WORK ORDER: Below are lines of data; restate word for word those running from the line containing "2. Sort these" to the line containing "Line 1: the BWT last-column string", inclusive, and no others.

=== Section Start ===

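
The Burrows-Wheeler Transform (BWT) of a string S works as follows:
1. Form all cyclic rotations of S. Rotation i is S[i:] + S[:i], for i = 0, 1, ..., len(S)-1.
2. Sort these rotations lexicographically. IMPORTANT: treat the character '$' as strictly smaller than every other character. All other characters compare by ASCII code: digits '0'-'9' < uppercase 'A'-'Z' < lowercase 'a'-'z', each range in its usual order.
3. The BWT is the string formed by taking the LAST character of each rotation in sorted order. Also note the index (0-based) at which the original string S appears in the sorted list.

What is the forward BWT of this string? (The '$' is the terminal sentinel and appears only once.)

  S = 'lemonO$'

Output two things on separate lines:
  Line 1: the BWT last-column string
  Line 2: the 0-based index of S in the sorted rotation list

All 7 rotations (rotation i = S[i:]+S[:i]):
  rot[0] = lemonO$
  rot[1] = emonO$l
  rot[2] = monO$le
  rot[3] = onO$lem
  rot[4] = nO$lemo
  rot[5] = O$lemon
  rot[6] = $lemonO
Sorted (with $ < everything):
  sorted[0] = $lemonO  (last char: 'O')
  sorted[1] = O$lemon  (last char: 'n')
  sorted[2] = emonO$l  (last char: 'l')
  sorted[3] = lemonO$  (last char: '$')
  sorted[4] = monO$le  (last char: 'e')
  sorted[5] = nO$lemo  (last char: 'o')
  sorted[6] = onO$lem  (last char: 'm')
Last column: Onl$eom
Original string S is at sorted index 3

Answer: Onl$eom
3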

=== Section End ===

WRITTEN SOLUTION:
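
2. Sort these rotations lexicographically. IMPORTANT: treat the character '$' as strictly smaller than every other character. All other characters compare by ASCII code: digits '0'-'9' < uppercase 'A'-'Z' < lowercase 'a'-'z', each range in its usual order.
3. The BWT is the string formed by taking the LAST character of each rotation in sorted order. Also note the index (0-based) at which the original string S appears in the sorted list.

What is the forward BWT of this string? (The '$' is the terminal sentinel and appears only once.)

  S = 'lemonO$'

Output two things on separate lines:
  Line 1: the BWT last-column string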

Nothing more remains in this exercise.